■ ASSIGNMENT: Everything from the line containing "Annual holding cost: average" to the end of the records should be reproduced exactly, and nothing before it.
------ INFORMATION SHOWN ------
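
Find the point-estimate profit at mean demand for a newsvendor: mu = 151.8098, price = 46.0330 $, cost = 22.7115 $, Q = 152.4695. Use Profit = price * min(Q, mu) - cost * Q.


Sales at mu = min(152.4695, 151.8098) = 151.8098
Revenue = 46.0330 * 151.8098 = 6988.2605
Total cost = 22.7115 * 152.4695 = 3462.8110
Profit = 6988.2605 - 3462.8110 = 3525.4495

3525.4495 $


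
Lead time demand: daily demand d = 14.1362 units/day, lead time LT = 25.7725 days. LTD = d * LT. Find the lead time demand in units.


LTD = 14.1362 * 25.7725 = 364.3252

364.3252 units


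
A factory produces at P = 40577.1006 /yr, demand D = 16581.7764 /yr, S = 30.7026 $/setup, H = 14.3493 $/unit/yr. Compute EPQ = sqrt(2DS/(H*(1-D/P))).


1 - D/P = 1 - 0.4086 = 0.5914
H*(1-D/P) = 8.4855
2DS = 1018207.2962
EPQ = sqrt(119994.0962) = 346.4016

346.4016 units


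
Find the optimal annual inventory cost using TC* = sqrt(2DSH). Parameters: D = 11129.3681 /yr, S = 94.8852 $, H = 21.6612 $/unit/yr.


2*D*S*H = 45748988.0471
TC* = sqrt(45748988.0471) = 6763.7998

6763.7998 $/yr


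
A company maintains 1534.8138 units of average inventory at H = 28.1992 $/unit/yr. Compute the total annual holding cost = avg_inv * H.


Cost = 1534.8138 * 28.1992 = 43280.5213

43280.5213 $/yr


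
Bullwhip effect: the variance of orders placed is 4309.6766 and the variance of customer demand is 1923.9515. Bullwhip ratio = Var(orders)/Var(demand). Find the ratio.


BW = 4309.6766 / 1923.9515 = 2.2400

2.2400


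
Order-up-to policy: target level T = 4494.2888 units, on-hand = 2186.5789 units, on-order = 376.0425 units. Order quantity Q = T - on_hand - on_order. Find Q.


Inventory position = OH + OO = 2186.5789 + 376.0425 = 2562.6214
Q = 4494.2888 - 2562.6214 = 1931.6674

1931.6674 units


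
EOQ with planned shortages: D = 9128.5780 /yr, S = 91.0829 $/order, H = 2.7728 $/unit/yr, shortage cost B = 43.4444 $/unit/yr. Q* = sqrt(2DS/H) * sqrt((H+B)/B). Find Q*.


sqrt(2DS/H) = 774.4185
sqrt((H+B)/B) = 1.0314
Q* = 774.4185 * 1.0314 = 798.7496

798.7496 units


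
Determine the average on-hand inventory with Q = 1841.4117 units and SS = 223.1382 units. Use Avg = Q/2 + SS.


Q/2 = 920.7059
Avg = 920.7059 + 223.1382 = 1143.8441

1143.8441 units


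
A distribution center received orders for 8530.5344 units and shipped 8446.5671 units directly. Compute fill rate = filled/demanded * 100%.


FR = 8446.5671 / 8530.5344 * 100 = 99.0157

99.0157%


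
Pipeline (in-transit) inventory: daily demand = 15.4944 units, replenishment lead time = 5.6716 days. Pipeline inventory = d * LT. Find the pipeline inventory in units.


Pipeline = 15.4944 * 5.6716 = 87.8780

87.8780 units


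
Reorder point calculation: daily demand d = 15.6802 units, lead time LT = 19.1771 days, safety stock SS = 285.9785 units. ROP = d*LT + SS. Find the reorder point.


d*LT = 15.6802 * 19.1771 = 300.7008
ROP = 300.7008 + 285.9785 = 586.6793

586.6793 units


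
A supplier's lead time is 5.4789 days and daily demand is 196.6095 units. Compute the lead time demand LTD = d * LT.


LTD = 196.6095 * 5.4789 = 1077.2038

1077.2038 units


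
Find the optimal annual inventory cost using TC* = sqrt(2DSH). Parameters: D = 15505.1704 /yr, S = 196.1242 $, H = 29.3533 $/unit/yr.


2*D*S*H = 178523197.7494
TC* = sqrt(178523197.7494) = 13361.2573

13361.2573 $/yr


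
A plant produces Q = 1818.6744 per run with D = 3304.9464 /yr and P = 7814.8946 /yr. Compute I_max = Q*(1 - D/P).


D/P = 0.4229
1 - D/P = 0.5771
I_max = 1818.6744 * 0.5771 = 1049.5506

1049.5506 units


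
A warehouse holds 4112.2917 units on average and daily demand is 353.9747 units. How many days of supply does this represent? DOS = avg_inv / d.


DOS = 4112.2917 / 353.9747 = 11.6175

11.6175 days


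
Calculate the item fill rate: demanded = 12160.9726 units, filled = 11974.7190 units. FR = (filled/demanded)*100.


FR = 11974.7190 / 12160.9726 * 100 = 98.4684

98.4684%


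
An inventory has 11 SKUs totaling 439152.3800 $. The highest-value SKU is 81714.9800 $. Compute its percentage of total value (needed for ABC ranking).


Top item = 81714.9800
Total = 439152.3800
Percentage = 81714.9800 / 439152.3800 * 100 = 18.6074

18.6074%


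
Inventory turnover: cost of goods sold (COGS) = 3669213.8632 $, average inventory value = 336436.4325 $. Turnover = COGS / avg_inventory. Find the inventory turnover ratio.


Turnover = 3669213.8632 / 336436.4325 = 10.9061

10.9061


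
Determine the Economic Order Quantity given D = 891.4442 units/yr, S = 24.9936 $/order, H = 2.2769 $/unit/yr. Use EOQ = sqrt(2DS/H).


2*D*S = 2 * 891.4442 * 24.9936 = 44560.7995
2*D*S/H = 19570.8198
EOQ = sqrt(19570.8198) = 139.8957

139.8957 units


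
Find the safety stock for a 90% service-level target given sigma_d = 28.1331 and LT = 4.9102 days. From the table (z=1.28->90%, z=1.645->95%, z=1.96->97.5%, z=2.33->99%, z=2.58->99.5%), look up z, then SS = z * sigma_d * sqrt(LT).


From the table, SL = 90% corresponds to z = 1.28
sqrt(LT) = sqrt(4.9102) = 2.2159
SS = 1.28 * 28.1331 * 2.2159 = 79.7953

79.7953 units


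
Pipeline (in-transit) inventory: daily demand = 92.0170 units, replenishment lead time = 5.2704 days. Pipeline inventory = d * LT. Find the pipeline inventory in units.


Pipeline = 92.0170 * 5.2704 = 484.9664

484.9664 units


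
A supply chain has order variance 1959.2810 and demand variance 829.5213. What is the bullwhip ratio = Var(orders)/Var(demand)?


BW = 1959.2810 / 829.5213 = 2.3619

2.3619


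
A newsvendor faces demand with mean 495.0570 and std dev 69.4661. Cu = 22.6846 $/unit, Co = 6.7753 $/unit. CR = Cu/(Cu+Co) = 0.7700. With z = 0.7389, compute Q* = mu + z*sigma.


CR = Cu/(Cu+Co) = 22.6846/(22.6846+6.7753) = 0.7700
z = 0.7389
Q* = 495.0570 + 0.7389 * 69.4661 = 546.3855

546.3855 units


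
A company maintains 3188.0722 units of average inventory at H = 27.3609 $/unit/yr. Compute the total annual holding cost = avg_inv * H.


Cost = 3188.0722 * 27.3609 = 87228.5247

87228.5247 $/yr


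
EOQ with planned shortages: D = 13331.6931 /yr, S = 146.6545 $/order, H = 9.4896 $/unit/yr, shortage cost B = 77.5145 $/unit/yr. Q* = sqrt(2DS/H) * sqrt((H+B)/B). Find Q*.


sqrt(2DS/H) = 641.9207
sqrt((H+B)/B) = 1.0594
Q* = 641.9207 * 1.0594 = 680.0796

680.0796 units


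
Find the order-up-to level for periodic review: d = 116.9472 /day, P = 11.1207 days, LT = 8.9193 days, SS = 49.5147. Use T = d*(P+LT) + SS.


P + LT = 20.0400
d*(P+LT) = 116.9472 * 20.0400 = 2343.6219
T = 2343.6219 + 49.5147 = 2393.1366

2393.1366 units


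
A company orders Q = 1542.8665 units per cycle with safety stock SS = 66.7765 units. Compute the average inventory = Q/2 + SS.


Q/2 = 771.4333
Avg = 771.4333 + 66.7765 = 838.2097

838.2097 units


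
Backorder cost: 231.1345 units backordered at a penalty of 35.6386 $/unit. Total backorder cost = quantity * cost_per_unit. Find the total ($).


Total = 231.1345 * 35.6386 = 8237.3100

8237.3100 $


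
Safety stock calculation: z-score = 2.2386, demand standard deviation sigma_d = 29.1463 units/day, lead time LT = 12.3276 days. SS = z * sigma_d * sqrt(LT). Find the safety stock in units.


sqrt(LT) = sqrt(12.3276) = 3.5111
SS = 2.2386 * 29.1463 * 3.5111 = 229.0863

229.0863 units


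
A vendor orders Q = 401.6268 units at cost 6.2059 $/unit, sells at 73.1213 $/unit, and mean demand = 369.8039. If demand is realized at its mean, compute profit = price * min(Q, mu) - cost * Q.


Sales at mu = min(401.6268, 369.8039) = 369.8039
Revenue = 73.1213 * 369.8039 = 27040.5419
Total cost = 6.2059 * 401.6268 = 2492.4558
Profit = 27040.5419 - 2492.4558 = 24548.0862

24548.0862 $


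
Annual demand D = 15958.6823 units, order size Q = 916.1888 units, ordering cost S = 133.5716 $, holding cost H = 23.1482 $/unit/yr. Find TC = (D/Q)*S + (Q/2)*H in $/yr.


Ordering cost = D*S/Q = 2326.6239
Holding cost = Q*H/2 = 10604.0608
TC = 2326.6239 + 10604.0608 = 12930.6847

12930.6847 $/yr


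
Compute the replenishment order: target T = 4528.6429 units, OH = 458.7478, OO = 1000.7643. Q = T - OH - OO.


Inventory position = OH + OO = 458.7478 + 1000.7643 = 1459.5121
Q = 4528.6429 - 1459.5121 = 3069.1308

3069.1308 units


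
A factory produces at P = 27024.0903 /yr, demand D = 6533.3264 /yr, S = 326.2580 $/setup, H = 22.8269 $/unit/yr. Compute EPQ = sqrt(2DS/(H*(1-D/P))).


1 - D/P = 1 - 0.2418 = 0.7582
H*(1-D/P) = 17.3083
2DS = 4263100.0092
EPQ = sqrt(246304.0306) = 496.2903

496.2903 units


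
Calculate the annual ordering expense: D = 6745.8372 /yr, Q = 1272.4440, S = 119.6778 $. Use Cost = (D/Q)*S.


Number of orders = D/Q = 5.3015
Cost = 5.3015 * 119.6778 = 634.4695

634.4695 $/yr


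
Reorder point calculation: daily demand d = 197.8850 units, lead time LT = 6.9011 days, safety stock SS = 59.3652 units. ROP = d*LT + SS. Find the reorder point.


d*LT = 197.8850 * 6.9011 = 1365.6242
ROP = 1365.6242 + 59.3652 = 1424.9894

1424.9894 units


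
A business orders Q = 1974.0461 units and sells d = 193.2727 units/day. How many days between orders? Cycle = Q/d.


Cycle = 1974.0461 / 193.2727 = 10.2138

10.2138 days


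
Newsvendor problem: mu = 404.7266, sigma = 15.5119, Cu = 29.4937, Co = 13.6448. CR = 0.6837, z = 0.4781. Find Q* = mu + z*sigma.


CR = Cu/(Cu+Co) = 29.4937/(29.4937+13.6448) = 0.6837
z = 0.4781
Q* = 404.7266 + 0.4781 * 15.5119 = 412.1428

412.1428 units


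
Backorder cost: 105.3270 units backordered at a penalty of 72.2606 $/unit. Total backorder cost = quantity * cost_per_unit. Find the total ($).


Total = 105.3270 * 72.2606 = 7610.9922

7610.9922 $


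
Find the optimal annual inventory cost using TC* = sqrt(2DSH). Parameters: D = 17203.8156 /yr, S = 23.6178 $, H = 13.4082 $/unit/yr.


2*D*S*H = 10895939.7858
TC* = sqrt(10895939.7858) = 3300.8998

3300.8998 $/yr


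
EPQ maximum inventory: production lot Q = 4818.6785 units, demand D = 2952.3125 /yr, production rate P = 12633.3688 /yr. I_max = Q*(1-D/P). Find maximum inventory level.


D/P = 0.2337
1 - D/P = 0.7663
I_max = 4818.6785 * 0.7663 = 3692.5937

3692.5937 units


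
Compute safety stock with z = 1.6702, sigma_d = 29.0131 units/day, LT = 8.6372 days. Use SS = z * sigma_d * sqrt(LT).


sqrt(LT) = sqrt(8.6372) = 2.9389
SS = 1.6702 * 29.0131 * 2.9389 = 142.4128

142.4128 units


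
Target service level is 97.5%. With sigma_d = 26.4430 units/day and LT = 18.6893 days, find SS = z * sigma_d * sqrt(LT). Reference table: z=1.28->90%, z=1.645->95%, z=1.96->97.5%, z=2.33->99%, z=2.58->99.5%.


From the table, SL = 97.5% corresponds to z = 1.96
sqrt(LT) = sqrt(18.6893) = 4.3231
SS = 1.96 * 26.4430 * 4.3231 = 224.0595

224.0595 units


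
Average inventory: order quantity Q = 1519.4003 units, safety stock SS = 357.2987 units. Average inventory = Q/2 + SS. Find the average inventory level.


Q/2 = 759.7002
Avg = 759.7002 + 357.2987 = 1116.9988

1116.9988 units


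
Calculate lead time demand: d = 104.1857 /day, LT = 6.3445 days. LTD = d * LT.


LTD = 104.1857 * 6.3445 = 661.0062

661.0062 units


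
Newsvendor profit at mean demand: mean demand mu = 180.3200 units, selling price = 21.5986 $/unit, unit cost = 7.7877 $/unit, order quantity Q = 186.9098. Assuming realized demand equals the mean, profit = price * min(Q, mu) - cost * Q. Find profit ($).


Sales at mu = min(186.9098, 180.3200) = 180.3200
Revenue = 21.5986 * 180.3200 = 3894.6596
Total cost = 7.7877 * 186.9098 = 1455.5974
Profit = 3894.6596 - 1455.5974 = 2439.0621

2439.0621 $


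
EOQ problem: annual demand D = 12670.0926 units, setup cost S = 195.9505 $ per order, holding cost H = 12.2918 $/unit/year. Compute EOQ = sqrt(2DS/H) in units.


2*D*S = 2 * 12670.0926 * 195.9505 = 4965421.9600
2*D*S/H = 403962.1504
EOQ = sqrt(403962.1504) = 635.5802

635.5802 units


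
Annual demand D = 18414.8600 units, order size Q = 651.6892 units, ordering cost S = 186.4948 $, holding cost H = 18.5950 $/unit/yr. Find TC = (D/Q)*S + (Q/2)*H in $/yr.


Ordering cost = D*S/Q = 5269.8060
Holding cost = Q*H/2 = 6059.0803
TC = 5269.8060 + 6059.0803 = 11328.8863

11328.8863 $/yr


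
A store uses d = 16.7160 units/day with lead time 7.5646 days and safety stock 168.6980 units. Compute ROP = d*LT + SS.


d*LT = 16.7160 * 7.5646 = 126.4499
ROP = 126.4499 + 168.6980 = 295.1479

295.1479 units


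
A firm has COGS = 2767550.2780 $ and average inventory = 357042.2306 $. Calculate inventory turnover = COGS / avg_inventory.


Turnover = 2767550.2780 / 357042.2306 = 7.7513

7.7513


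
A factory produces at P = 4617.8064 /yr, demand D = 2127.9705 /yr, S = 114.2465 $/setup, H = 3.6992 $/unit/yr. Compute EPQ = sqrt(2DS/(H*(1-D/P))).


1 - D/P = 1 - 0.4608 = 0.5392
H*(1-D/P) = 1.9945
2DS = 486226.3635
EPQ = sqrt(243778.6609) = 493.7395

493.7395 units


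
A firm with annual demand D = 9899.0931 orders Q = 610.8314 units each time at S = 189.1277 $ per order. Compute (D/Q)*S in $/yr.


Number of orders = D/Q = 16.2059
Cost = 16.2059 * 189.1277 = 3064.9909

3064.9909 $/yr


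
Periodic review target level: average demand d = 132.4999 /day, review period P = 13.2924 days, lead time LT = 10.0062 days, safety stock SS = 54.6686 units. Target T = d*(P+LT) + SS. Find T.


P + LT = 23.2986
d*(P+LT) = 132.4999 * 23.2986 = 3087.0622
T = 3087.0622 + 54.6686 = 3141.7308

3141.7308 units


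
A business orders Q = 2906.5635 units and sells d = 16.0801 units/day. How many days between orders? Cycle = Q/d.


Cycle = 2906.5635 / 16.0801 = 180.7553

180.7553 days


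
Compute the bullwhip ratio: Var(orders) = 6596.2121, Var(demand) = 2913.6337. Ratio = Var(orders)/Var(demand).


BW = 6596.2121 / 2913.6337 = 2.2639

2.2639


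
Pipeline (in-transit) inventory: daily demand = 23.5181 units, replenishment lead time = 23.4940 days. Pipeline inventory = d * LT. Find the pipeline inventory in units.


Pipeline = 23.5181 * 23.4940 = 552.5342

552.5342 units


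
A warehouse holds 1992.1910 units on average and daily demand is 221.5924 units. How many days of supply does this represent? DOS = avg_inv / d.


DOS = 1992.1910 / 221.5924 = 8.9903

8.9903 days


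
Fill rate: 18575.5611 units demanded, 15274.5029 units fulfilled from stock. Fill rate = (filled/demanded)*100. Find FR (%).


FR = 15274.5029 / 18575.5611 * 100 = 82.2290

82.2290%


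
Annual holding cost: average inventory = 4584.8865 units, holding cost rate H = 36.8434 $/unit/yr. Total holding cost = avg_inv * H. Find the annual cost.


Cost = 4584.8865 * 36.8434 = 168922.8073

168922.8073 $/yr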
------
■ ANSWER TO THE PROBLEM:
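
Annual holding cost: average inventory = 4584.8865 units, holding cost rate H = 36.8434 $/unit/yr. Total holding cost = avg_inv * H. Find the annual cost.


Cost = 4584.8865 * 36.8434 = 168922.8073

168922.8073 $/yr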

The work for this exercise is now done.